**Records to process**
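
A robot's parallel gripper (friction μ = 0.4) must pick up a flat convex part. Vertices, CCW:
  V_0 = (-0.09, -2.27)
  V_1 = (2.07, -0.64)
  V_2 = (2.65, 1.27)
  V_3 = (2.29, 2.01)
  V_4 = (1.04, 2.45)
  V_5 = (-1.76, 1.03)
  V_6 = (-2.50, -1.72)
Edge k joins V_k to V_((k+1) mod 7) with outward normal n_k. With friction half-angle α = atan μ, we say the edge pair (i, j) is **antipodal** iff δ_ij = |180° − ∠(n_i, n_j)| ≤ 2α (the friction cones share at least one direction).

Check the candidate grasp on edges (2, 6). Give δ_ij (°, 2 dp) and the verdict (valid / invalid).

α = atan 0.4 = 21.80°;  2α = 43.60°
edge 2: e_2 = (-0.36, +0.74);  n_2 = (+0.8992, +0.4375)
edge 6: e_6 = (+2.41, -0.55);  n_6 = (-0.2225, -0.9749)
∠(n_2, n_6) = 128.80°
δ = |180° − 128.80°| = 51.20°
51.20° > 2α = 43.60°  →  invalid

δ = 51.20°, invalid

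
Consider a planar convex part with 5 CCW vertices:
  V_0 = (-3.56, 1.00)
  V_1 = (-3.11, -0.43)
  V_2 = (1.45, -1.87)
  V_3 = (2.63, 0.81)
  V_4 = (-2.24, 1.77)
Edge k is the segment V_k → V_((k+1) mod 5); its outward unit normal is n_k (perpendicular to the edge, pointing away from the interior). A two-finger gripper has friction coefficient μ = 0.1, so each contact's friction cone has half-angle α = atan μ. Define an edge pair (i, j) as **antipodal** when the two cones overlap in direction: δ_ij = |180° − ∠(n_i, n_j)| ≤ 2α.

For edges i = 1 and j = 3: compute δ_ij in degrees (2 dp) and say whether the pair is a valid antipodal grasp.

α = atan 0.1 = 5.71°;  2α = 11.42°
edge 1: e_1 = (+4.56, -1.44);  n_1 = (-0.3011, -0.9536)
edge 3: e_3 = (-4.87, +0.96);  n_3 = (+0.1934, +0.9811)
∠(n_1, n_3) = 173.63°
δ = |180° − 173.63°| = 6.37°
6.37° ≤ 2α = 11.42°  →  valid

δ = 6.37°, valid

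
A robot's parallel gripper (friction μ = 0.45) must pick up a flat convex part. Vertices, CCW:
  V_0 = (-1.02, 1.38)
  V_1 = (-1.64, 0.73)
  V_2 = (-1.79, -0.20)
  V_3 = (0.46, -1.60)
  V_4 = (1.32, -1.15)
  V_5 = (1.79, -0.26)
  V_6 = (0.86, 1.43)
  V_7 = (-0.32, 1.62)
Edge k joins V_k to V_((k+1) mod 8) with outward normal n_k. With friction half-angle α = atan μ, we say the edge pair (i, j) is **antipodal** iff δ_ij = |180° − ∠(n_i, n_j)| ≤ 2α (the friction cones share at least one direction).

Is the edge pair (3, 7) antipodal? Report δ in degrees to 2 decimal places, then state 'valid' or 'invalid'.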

**Your goal**
Once you reach the line containing "V_6 = (-2.50, -1.72)", include it and stop; until then, reproduce each line of the listing from its start exactly.

**Output for this task**
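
A robot's parallel gripper (friction μ = 0.4) must pick up a flat convex part. Vertices, CCW:
  V_0 = (-0.09, -2.27)
  V_1 = (2.07, -0.64)
  V_2 = (2.65, 1.27)
  V_3 = (2.29, 2.01)
  V_4 = (1.04, 2.45)
  V_5 = (-1.76, 1.03)
  V_6 = (-2.50, -1.72)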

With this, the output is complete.